● Work instructions: Using the data below, determine the number of lines that include the string "exploration". Write only that number.

● Material for this exercise:

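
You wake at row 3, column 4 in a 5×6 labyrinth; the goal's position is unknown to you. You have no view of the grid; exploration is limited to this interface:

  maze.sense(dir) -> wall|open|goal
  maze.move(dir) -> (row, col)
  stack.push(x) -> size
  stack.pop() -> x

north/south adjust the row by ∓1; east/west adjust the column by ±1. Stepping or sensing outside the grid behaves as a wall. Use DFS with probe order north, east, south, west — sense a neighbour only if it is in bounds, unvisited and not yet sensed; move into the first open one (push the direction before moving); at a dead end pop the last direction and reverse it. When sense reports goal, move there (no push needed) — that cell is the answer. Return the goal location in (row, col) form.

I use sense passing dir: north, and get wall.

I call sense passing dir: east, and observe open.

I use push passing x: east, which returns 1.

I call move passing dir: east, : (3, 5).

Then sense passing dir: north, giving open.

I invoke push passing x: north, — result: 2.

Now I run move passing dir: north, and get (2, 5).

Using sense passing dir: north, — result: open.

Now I run push passing x: north, — result: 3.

Now I run move passing dir: north, → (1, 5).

I call sense passing dir: north, and see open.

Calling push passing x: north, and observe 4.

Invoking move passing dir: north, and see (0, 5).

Using sense passing dir: west, : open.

Invoking push passing x: west, yielding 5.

I invoke move passing dir: west, → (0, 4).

Now I run sense passing dir: south, → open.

Invoking push passing x: south, → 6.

I call move passing dir: south, and see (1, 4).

Calling sense passing dir: west, giving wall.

I use pop, — result: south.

Now I run move passing dir: north, → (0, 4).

I run sense passing dir: west, : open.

Next I call push passing x: west, which returns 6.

Next I call move passing dir: west, and see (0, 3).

Next I call sense passing dir: west, and see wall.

I use pop, → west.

Now I run move passing dir: east, and get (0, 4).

Next I call pop, → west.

Then move passing dir: east, and see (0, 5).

Then pop(), yielding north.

I try move passing dir: south, giving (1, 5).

Now I run pop(), yielding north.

Now I run move passing dir: south, : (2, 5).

Calling pop(), and see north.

I run move passing dir: south, yielding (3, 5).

I try sense passing dir: south, and observe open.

Using push passing x: south, — result: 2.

Calling move passing dir: south, : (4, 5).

I use sense passing dir: west, and get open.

Then push passing x: west, giving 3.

I run move passing dir: west, — result: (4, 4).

I try sense passing dir: west, yielding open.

I call push passing x: west, which returns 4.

Calling move passing dir: west, → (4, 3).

I call sense passing dir: north, giving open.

Then push passing x: north, and get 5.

Calling move passing dir: north, giving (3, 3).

I invoke sense passing dir: north, and get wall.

Then sense passing dir: west, and observe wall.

I invoke pop(), and get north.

Calling move passing dir: south, giving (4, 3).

Then sense passing dir: west, and get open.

Calling push passing x: west, — result: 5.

I call move passing dir: west, which returns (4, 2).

Next I call sense passing dir: west, and get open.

Calling push passing x: west, : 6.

Calling move passing dir: west, : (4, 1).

I call sense passing dir: north, giving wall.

I run sense passing dir: west, yielding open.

Then push passing x: west, giving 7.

I run move passing dir: west, which returns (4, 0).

I invoke sense passing dir: north, and see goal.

I use move passing dir: north, and get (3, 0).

Answer: (3, 0)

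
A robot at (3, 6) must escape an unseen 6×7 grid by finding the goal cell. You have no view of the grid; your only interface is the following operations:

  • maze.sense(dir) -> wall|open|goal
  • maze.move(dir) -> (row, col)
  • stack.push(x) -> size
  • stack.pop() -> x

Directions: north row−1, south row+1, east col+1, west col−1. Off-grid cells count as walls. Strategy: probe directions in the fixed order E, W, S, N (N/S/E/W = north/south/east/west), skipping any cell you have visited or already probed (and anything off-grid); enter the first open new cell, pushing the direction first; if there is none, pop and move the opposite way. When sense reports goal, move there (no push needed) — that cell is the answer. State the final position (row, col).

# maze.sense(dir=west) ~> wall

# maze.sense(dir=south) ~> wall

# maze.sense(dir=north) ~> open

# stack.push(x=north) ~> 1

# maze.move(dir=north) ~> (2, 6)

# maze.sense(dir=west) ~> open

# stack.push(x=west) ~> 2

# maze.move(dir=west) ~> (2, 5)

# maze.sense(dir=west) ~> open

# stack.push(x=west) ~> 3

# maze.move(dir=west) ~> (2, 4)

# maze.sense(dir=west) ~> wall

# maze.sense(dir=south) ~> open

# stack.push(x=south) ~> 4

# maze.move(dir=south) ~> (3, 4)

# maze.sense(dir=west) ~> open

# stack.push(x=west) ~> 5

# maze.move(dir=west) ~> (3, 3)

# maze.sense(dir=west) ~> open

# stack.push(x=west) ~> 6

# maze.move(dir=west) ~> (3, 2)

# maze.sense(dir=west) ~> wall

# maze.sense(dir=south) ~> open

# stack.push(x=south) ~> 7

# maze.move(dir=south) ~> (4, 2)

# maze.sense(dir=east) ~> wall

# maze.sense(dir=west) ~> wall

# maze.sense(dir=south) ~> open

# stack.push(x=south) ~> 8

# maze.move(dir=south) ~> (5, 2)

# maze.sense(dir=east) ~> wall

# maze.sense(dir=west) ~> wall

# stack.pop() ~> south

# maze.move(dir=north) ~> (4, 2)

# stack.pop() ~> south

# maze.move(dir=north) ~> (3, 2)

# maze.sense(dir=north) ~> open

# stack.push(x=north) ~> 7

# maze.move(dir=north) ~> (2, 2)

# maze.sense(dir=west) ~> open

# stack.push(x=west) ~> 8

# maze.move(dir=west) ~> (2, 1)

# maze.sense(dir=west) ~> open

# stack.push(x=west) ~> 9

# maze.move(dir=west) ~> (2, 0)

# maze.sense(dir=south) ~> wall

# maze.sense(dir=north) ~> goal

# maze.move(dir=north) ~> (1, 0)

Answer: (1, 0)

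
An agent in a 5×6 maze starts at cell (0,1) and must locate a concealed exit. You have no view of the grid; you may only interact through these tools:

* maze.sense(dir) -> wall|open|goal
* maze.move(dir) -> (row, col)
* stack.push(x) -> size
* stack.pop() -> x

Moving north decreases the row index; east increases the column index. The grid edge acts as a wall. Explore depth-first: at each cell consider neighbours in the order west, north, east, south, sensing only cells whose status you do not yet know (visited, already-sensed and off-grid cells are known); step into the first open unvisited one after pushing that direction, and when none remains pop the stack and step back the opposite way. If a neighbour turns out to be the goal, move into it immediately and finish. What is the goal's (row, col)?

==> maze.sense(west)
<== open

==> stack.push(west)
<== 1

==> maze.move(west)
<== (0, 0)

==> maze.sense(south)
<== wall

==> stack.pop()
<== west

==> maze.move(east)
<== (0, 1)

==> maze.sense(east)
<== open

==> stack.push(east)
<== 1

==> maze.move(east)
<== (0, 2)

==> maze.sense(east)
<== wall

==> maze.sense(south)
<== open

==> stack.push(south)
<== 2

==> maze.move(south)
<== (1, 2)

==> maze.sense(west)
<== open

==> stack.push(west)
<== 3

==> maze.move(west)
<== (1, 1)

==> maze.sense(south)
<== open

==> stack.push(south)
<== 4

==> maze.move(south)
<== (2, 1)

==> maze.sense(west)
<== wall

==> maze.sense(east)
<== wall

==> maze.sense(south)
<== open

==> stack.push(south)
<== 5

==> maze.move(south)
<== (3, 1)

==> maze.sense(west)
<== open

==> stack.push(west)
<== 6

==> maze.move(west)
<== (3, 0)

==> maze.sense(south)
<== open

==> stack.push(south)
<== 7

==> maze.move(south)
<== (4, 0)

==> maze.sense(east)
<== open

==> stack.push(east)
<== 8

==> maze.move(east)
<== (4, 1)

==> maze.sense(east)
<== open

==> stack.push(east)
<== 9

==> maze.move(east)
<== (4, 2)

==> maze.sense(north)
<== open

==> stack.push(north)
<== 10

==> maze.move(north)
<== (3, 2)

==> maze.sense(east)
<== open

==> stack.push(east)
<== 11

==> maze.move(east)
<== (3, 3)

==> maze.sense(north)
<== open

==> stack.push(north)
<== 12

==> maze.move(north)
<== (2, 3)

==> maze.sense(north)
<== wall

==> maze.sense(east)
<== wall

==> stack.pop()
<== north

==> maze.move(south)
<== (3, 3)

==> maze.sense(east)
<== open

==> stack.push(east)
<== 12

==> maze.move(east)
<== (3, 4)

==> maze.sense(east)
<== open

==> stack.push(east)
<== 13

==> maze.move(east)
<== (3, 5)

==> maze.sense(north)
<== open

==> stack.push(north)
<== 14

==> maze.move(north)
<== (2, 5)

==> maze.sense(north)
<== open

==> stack.push(north)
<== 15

==> maze.move(north)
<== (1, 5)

==> maze.sense(west)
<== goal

==> maze.move(west)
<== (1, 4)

Answer: (1, 4)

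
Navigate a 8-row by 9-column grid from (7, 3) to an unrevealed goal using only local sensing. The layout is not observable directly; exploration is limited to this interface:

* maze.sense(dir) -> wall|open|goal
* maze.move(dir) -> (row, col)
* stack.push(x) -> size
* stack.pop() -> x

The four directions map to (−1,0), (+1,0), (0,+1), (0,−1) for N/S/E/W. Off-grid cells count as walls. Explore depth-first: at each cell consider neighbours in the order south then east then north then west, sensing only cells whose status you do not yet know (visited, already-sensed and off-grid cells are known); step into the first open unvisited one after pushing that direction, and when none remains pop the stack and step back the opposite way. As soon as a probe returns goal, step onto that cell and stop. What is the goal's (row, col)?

> maze.sense dir='east'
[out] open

> stack.push x='east'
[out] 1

> maze.move dir='east'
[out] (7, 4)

> maze.sense dir='east'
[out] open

> stack.push x='east'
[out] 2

> maze.move dir='east'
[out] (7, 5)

> maze.sense dir='east'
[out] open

> stack.push x='east'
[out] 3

> maze.move dir='east'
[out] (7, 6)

> maze.sense dir='east'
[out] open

> stack.push x='east'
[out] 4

> maze.move dir='east'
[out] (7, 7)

> maze.sense dir='east'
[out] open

> stack.push x='east'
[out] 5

> maze.move dir='east'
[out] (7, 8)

> maze.sense dir='north'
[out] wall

> stack.pop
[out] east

> maze.move dir='west'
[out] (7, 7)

> maze.sense dir='north'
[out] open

> stack.push x='north'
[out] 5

> maze.move dir='north'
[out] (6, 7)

> maze.sense dir='north'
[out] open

> stack.push x='north'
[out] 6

> maze.move dir='north'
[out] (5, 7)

> maze.sense dir='east'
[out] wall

> maze.sense dir='north'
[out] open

> stack.push x='north'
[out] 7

> maze.move dir='north'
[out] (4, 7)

> maze.sense dir='east'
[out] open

> stack.push x='east'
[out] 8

> maze.move dir='east'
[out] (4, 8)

> maze.sense dir='north'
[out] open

> stack.push x='north'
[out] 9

> maze.move dir='north'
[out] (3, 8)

> maze.sense dir='north'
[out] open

> stack.push x='north'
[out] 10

> maze.move dir='north'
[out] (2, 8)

> maze.sense dir='north'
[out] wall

> maze.sense dir='west'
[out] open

> stack.push x='west'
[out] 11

> maze.move dir='west'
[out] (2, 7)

> maze.sense dir='south'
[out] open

> stack.push x='south'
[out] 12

> maze.move dir='south'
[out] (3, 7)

> maze.sense dir='west'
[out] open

> stack.push x='west'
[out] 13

> maze.move dir='west'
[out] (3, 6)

> maze.sense dir='south'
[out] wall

> maze.sense dir='north'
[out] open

> stack.push x='north'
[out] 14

> maze.move dir='north'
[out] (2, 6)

> maze.sense dir='north'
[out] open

> stack.push x='north'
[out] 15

> maze.move dir='north'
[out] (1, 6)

> maze.sense dir='east'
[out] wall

> maze.sense dir='north'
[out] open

> stack.push x='north'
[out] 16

> maze.move dir='north'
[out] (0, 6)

> maze.sense dir='east'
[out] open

> stack.push x='east'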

● Exercise solution: 2